From the line below that contains "Environmental sequencing yielded two Plasmodium" to the line that contains "CGTTT TGTCA TGGG", repeat every line exactly, both ends included, and nothing else.

BEGIN Source information

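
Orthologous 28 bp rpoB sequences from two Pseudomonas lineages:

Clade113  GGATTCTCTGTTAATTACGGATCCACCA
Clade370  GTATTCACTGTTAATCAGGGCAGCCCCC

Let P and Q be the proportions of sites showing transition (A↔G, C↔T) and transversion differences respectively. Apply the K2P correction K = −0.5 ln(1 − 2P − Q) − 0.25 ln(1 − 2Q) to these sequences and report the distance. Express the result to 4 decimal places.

The sequences differ at positions 2 (G/T, transversion), 7 (T/A, transversion), 16 (T/C, transition), 18 (C/G, transversion), 21 (A/C, transversion), 22 (T/A, transversion), 23 (C/G, transversion), 25 (A/C, transversion), 28 (A/C, transversion).
Of the 9 differences, 1 transition and 8 transversions over 28 sites: P = 1/28 = 0.035714, Q = 8/28 = 0.285714.
d = −0.5·ln(0.642858) − 0.25·ln(0.428572) = −0.5·(-0.441831) − 0.25·(-0.847297) = 0.4327.

0.4327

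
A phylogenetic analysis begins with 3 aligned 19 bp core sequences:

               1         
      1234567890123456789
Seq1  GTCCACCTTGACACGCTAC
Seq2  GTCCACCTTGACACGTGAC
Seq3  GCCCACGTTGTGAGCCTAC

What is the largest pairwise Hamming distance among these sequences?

8

Pairwise Hamming distances:
  Seq1 vs Seq2: 2
  Seq1 vs Seq3: 6
  Seq2 vs Seq3: 8
The largest is 8, between Seq2 and Seq3.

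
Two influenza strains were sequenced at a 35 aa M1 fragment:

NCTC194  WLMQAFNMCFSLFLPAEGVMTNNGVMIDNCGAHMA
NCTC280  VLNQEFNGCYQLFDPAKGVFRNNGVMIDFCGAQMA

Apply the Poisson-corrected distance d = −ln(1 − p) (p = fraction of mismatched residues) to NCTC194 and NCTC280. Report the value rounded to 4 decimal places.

The sequences differ at positions 1 (W/V), 3 (M/N), 5 (A/E), 8 (M/G), 10 (F/Y), 11 (S/Q), 14 (L/D), 17 (E/K), 20 (M/F), 21 (T/R), 29 (N/F), 33 (H/Q).
p = 12/35 = 0.342857.
d = −ln(1 − 0.342857) = −ln(0.657143) = 0.4199.

0.4199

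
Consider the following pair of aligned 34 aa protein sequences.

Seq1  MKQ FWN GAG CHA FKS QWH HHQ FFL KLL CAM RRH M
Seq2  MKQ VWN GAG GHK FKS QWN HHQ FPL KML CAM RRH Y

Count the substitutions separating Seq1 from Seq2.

The sequences differ at positions 4 (F/V), 10 (C/G), 12 (A/K), 18 (H/N), 23 (F/P), 26 (L/M), 34 (M/Y).
That gives 7 mismatches out of 34 aligned sites, so the Hamming distance is 7.

7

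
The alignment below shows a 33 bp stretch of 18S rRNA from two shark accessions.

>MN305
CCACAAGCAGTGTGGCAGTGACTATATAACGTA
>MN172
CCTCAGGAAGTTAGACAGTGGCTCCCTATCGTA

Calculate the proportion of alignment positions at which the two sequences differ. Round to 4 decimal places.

Mismatches occur at site 3 (A/T), site 6 (A/G), site 8 (C/A), site 12 (G/T), site 13 (T/A), site 15 (G/A), site 21 (A/G), site 24 (A/C), site 25 (T/C), site 26 (A/C), site 29 (A/T).
There are 11 differences over 33 sites, so p = 11/33 = 0.3333.

0.3333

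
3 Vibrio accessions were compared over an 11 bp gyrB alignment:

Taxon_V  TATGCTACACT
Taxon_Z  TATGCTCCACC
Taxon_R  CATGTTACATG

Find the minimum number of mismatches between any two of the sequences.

2

Pairwise Hamming distances:
  Taxon_V vs Taxon_Z: 2
  Taxon_V vs Taxon_R: 4
  Taxon_Z vs Taxon_R: 5
The smallest is 2, between Taxon_V and Taxon_Z.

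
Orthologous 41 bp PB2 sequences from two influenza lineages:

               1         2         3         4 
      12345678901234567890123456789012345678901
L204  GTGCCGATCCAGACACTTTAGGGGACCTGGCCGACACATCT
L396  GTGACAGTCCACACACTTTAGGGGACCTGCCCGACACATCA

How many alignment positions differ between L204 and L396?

Mismatches occur at site 4 (C→A), site 6 (G→A), site 7 (A→G), site 12 (G→C), site 30 (G→C), site 41 (T→A).
That gives 6 mismatches out of 41 aligned sites, so the Hamming distance is 6.

6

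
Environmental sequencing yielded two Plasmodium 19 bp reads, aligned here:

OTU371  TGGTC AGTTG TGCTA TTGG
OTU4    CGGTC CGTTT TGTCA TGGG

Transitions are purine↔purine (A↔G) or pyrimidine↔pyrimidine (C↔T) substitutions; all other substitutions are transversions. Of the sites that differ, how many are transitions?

Mismatches occur at site 1 (T→C, transition), site 6 (A→C, transversion), site 10 (G→T, transversion), site 13 (C→T, transition), site 14 (T→C, transition), site 17 (T→G, transversion).
Of the 6 differences, 3 transitions and 3 transversions, so the answer is 3.

3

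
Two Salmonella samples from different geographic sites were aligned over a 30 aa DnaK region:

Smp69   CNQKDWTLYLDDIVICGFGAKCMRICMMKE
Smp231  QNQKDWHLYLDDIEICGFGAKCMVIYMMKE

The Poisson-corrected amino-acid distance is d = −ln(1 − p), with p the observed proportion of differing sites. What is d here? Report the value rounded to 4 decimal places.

The sequences differ at positions 1 (C/Q), 7 (T/H), 14 (V/E), 24 (R/V), 26 (C/Y).
p = 5/30 = 0.166667.
d = −ln(1 − 0.166667) = −ln(0.833333) = 0.1823.

0.1823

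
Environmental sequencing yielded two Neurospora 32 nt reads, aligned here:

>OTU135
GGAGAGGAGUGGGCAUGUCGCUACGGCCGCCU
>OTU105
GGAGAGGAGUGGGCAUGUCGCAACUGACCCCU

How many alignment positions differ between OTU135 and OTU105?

4

The sequences differ at positions 22 (U/A), 25 (G/U), 27 (C/A), 29 (G/C).
That gives 4 mismatches out of 32 aligned sites, so the Hamming distance is 4.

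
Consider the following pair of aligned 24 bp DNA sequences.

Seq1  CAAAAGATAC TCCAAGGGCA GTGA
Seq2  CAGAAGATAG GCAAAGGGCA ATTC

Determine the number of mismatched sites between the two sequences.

7

The sequences differ at positions 3 (A/G), 10 (C/G), 11 (T/G), 13 (C/A), 21 (G/A), 23 (G/T), 24 (A/C).
That gives 7 mismatches out of 24 aligned sites, so the Hamming distance is 7.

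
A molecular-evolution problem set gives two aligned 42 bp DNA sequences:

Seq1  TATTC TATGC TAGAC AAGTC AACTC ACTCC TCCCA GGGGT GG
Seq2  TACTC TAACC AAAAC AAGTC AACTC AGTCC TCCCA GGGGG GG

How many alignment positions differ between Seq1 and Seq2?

7

The sequences differ at positions 3 (T/C), 8 (T/A), 9 (G/C), 11 (T/A), 13 (G/A), 27 (C/G), 40 (T/G).
That gives 7 mismatches out of 42 aligned sites, so the Hamming distance is 7.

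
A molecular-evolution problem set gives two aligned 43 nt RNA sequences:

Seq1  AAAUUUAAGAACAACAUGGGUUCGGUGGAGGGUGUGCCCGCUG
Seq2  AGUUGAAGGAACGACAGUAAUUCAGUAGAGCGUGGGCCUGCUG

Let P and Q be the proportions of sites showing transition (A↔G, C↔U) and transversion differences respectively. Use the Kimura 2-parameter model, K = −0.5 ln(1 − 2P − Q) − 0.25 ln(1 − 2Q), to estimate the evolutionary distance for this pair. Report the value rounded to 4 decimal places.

Differing sites — 2:A/G (Ti); 3:A/U (Tv); 5:U/G (Tv); 6:U/A (Tv); 8:A/G (Ti); 13:A/G (Ti); 17:U/G (Tv); 18:G/U (Tv); 19:G/A (Ti); 20:G/A (Ti); 24:G/A (Ti); 27:G/A (Ti); 31:G/C (Tv); 35:U/G (Tv); 39:C/U (Ti).
Of the 15 differences, 8 transitions and 7 transversions over 43 sites: P = 8/43 = 0.186047, Q = 7/43 = 0.162791.
d = −0.5·ln(0.465115) − 0.25·ln(0.674418) = −0.5·(-0.765471) − 0.25·(-0.393905) = 0.4812.

0.4812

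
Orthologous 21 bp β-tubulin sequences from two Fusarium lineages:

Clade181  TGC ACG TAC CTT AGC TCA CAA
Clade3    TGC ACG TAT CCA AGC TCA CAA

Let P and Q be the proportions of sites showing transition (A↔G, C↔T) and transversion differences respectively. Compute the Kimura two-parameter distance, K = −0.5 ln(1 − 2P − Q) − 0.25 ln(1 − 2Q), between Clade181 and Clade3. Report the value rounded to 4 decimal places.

Mismatches occur at site 9 (C→T, transition), site 11 (T→C, transition), site 12 (T→A, transversion).
Of the 3 differences, 2 transitions and 1 transversion over 21 sites: P = 2/21 = 0.095238, Q = 1/21 = 0.047619.
d = −0.5·ln(0.761905) − 0.25·ln(0.904762) = −0.5·(-0.271933) − 0.25·(-0.100083) = 0.1610.

0.1610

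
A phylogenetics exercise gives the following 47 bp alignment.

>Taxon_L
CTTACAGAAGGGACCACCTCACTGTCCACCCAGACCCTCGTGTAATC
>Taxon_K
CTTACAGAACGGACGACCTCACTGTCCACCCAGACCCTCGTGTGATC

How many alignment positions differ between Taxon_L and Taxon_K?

3

The sequences differ at positions 10 (G/C), 15 (C/G), 44 (A/G).
That gives 3 mismatches out of 47 aligned sites, so the Hamming distance is 3.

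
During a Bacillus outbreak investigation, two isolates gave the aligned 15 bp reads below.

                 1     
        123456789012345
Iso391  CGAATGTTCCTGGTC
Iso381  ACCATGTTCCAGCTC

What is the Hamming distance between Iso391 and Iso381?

Mismatches occur at site 1 (C↔A), site 2 (G↔C), site 3 (A↔C), site 11 (T↔A), site 13 (G↔C).
That gives 5 mismatches out of 15 aligned sites, so the Hamming distance is 5.

5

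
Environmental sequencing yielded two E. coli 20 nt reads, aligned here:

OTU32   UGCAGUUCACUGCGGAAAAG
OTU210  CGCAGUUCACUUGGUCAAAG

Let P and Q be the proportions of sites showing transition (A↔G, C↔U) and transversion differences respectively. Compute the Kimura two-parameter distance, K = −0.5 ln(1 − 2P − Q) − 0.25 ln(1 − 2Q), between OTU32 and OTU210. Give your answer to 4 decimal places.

0.3060

Differing sites — 1:U/C (Ti); 12:G/U (Tv); 13:C/G (Tv); 15:G/U (Tv); 16:A/C (Tv).
Of the 5 differences, 1 transition and 4 transversions over 20 sites: P = 1/20 = 0.050000, Q = 4/20 = 0.200000.
d = −0.5·ln(0.700000) − 0.25·ln(0.600000) = −0.5·(-0.356675) − 0.25·(-0.510826) = 0.3060.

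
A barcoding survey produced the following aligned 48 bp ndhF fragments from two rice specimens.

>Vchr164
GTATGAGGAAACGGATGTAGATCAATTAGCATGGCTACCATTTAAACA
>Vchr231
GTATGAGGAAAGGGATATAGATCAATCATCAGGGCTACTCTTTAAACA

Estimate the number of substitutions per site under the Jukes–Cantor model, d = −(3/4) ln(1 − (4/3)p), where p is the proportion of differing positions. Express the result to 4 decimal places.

The sequences differ at positions 12 (C/G), 17 (G/A), 27 (T/C), 29 (G/T), 32 (T/G), 39 (C/T), 40 (A/C).
p = 7/48 = 0.145833.
d = −0.75 · ln(1 − (4/3)·0.145833) = −0.75 · ln(0.805556) = −0.75 · (-0.216223) = 0.1622.

0.1622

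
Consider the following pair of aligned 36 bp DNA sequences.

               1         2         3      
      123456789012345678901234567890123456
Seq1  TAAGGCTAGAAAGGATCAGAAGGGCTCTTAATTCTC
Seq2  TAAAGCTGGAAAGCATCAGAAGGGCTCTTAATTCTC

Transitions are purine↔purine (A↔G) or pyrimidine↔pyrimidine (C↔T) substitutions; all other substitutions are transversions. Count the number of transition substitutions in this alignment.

2

Differing sites — 4:G/A (Ti); 8:A/G (Ti); 14:G/C (Tv).
Of the 3 differences, 2 transitions and 1 transversion, so the answer is 2.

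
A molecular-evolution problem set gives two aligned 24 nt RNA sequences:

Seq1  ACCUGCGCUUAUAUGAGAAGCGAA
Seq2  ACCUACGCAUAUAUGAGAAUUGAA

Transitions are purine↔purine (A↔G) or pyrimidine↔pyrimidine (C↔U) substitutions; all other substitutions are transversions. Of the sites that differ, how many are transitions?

Mismatches occur at site 5 (G→A, transition), site 9 (U→A, transversion), site 20 (G→U, transversion), site 21 (C→U, transition).
Of the 4 differences, 2 transitions and 2 transversions, so the answer is 2.

2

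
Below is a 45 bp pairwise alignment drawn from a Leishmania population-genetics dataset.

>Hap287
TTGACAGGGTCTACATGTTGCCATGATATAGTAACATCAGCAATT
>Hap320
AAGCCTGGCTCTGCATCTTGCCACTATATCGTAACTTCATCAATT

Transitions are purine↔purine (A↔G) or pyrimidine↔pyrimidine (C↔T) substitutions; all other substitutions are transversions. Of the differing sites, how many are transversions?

Mismatches occur at site 1 (T→A, transversion), site 2 (T→A, transversion), site 4 (A→C, transversion), site 6 (A→T, transversion), site 9 (G→C, transversion), site 13 (A→G, transition), site 17 (G→C, transversion), site 24 (T→C, transition), site 25 (G→T, transversion), site 30 (A→C, transversion), site 36 (A→T, transversion), site 40 (G→T, transversion).
Of the 12 differences, 2 transitions and 10 transversions, so the answer is 10.

10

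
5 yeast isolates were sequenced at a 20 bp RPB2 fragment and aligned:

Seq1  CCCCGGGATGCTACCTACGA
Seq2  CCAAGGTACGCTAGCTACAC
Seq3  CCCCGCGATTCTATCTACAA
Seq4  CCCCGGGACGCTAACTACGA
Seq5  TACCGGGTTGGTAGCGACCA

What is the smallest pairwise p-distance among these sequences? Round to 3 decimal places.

Pairwise Hamming distances:
  Seq1 vs Seq2: 7
  Seq1 vs Seq3: 4
  Seq1 vs Seq4: 2
  Seq1 vs Seq5: 7
  Seq2 vs Seq3: 8
  Seq2 vs Seq4: 6
  Seq2 vs Seq5: 11
  Seq3 vs Seq4: 5
  Seq3 vs Seq5: 9
  Seq4 vs Seq5: 8
The smallest is 2 mismatches, between Seq1 and Seq4; p = 2/20 = 0.100.

0.100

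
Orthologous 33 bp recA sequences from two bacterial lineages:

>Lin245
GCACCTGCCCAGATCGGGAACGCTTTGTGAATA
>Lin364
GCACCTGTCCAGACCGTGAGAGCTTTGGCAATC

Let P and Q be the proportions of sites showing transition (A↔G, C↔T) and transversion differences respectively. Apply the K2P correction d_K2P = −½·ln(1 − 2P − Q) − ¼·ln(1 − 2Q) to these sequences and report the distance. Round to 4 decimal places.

Mismatches occur at site 8 (C→T, transition), site 14 (T→C, transition), site 17 (G→T, transversion), site 20 (A→G, transition), site 21 (C→A, transversion), site 28 (T→G, transversion), site 29 (G→C, transversion), site 33 (A→C, transversion).
Of the 8 differences, 3 transitions and 5 transversions over 33 sites: P = 3/33 = 0.090909, Q = 5/33 = 0.151515.
d = −0.5·ln(0.666667) − 0.25·ln(0.696970) = −0.5·(-0.405465) − 0.25·(-0.361013) = 0.2930.

0.2930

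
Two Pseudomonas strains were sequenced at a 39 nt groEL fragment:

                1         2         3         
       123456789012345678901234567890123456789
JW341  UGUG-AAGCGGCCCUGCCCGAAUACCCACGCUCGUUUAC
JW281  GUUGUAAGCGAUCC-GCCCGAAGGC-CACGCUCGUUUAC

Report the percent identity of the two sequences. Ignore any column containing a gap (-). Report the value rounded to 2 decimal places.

83.33%

Excluding the 3 gap columns leaves 36 comparable sites.
Mismatches occur at site 1 (U→G), site 2 (G→U), site 11 (G→A), site 12 (C→U), site 23 (U→G), site 24 (A→G).
30 of the 36 comparable sites match, so the percent identity is 30/36 × 100 = 83.33%.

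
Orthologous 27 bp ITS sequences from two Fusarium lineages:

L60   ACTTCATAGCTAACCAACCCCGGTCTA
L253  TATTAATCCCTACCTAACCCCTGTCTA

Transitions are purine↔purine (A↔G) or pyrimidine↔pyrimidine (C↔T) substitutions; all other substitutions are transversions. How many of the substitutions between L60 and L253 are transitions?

The sequences differ at positions 1 (A/T, transversion), 2 (C/A, transversion), 5 (C/A, transversion), 8 (A/C, transversion), 9 (G/C, transversion), 13 (A/C, transversion), 15 (C/T, transition), 22 (G/T, transversion).
Of the 8 differences, 1 transition and 7 transversions, so the answer is 1.

1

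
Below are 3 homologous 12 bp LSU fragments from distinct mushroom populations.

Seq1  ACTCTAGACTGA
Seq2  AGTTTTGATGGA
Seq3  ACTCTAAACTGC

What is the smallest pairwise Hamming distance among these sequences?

2

Pairwise Hamming distances:
  Seq1 vs Seq2: 5
  Seq1 vs Seq3: 2
  Seq2 vs Seq3: 7
The smallest is 2, between Seq1 and Seq3.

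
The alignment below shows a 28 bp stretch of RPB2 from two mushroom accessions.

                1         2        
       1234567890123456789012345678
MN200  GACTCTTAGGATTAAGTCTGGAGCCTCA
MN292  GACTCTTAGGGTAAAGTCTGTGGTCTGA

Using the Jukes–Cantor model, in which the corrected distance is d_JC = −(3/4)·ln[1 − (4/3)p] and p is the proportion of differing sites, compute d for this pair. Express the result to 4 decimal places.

Mismatches occur at site 11 (A/G), site 13 (T/A), site 21 (G/T), site 22 (A/G), site 24 (C/T), site 27 (C/G).
p = 6/28 = 0.214286.
d = −0.75 · ln(1 − (4/3)·0.214286) = −0.75 · ln(0.714285) = −0.75 · (-0.336473) = 0.2524.

0.2524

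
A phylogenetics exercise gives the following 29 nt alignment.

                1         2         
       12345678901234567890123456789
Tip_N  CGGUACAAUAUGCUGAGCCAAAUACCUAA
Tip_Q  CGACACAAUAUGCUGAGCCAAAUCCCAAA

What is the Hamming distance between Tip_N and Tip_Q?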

END Source information

Response area:
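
Environmental sequencing yielded two Plasmodium 19 bp reads, aligned here:

OTU371  TGGTC AGTTG TGCTA TTGG
OTU4    CGGTC CGTTT TGTCA TGGG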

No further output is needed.